--- START ---

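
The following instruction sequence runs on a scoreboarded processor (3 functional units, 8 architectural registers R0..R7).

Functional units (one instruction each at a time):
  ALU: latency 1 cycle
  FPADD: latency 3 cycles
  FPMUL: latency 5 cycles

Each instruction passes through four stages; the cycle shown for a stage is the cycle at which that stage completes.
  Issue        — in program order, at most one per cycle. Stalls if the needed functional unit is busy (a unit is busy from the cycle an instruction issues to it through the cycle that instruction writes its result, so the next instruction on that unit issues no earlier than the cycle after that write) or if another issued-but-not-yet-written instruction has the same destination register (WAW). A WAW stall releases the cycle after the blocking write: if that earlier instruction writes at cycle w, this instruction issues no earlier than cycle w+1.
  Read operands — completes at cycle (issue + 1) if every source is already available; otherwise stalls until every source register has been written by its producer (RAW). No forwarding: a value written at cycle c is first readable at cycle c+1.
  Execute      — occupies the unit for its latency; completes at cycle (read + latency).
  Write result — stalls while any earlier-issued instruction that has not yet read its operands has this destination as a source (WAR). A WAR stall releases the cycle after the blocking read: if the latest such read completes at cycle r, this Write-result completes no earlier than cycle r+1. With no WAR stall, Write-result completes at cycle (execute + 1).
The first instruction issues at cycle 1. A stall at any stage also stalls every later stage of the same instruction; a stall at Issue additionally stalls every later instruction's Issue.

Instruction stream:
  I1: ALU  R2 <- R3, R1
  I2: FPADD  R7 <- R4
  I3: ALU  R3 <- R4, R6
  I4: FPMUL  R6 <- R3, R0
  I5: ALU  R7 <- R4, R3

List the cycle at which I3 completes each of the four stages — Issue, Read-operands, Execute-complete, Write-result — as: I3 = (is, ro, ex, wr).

I3 = (5, 6, 7, 8)

[I1] 1/2/3/4
[I2] 2/3/6/7
[I3] 5/6/7/8  (struct: ALU busy until I1 writes@4)
[I4] 6/9/14/15  (RAW R3: wait I3 write@8)
[I5] 9/10/11/12  (struct: ALU busy until I3 writes@8)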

--- END ---

### PROBLEM TO SOLVE:
All lines above that contain the word "FPMUL" are to be copied.

### ANSWER TO THIS PROBLEM:
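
  FPMUL: latency 5 cycles
  I4: FPMUL  R6 <- R3, R0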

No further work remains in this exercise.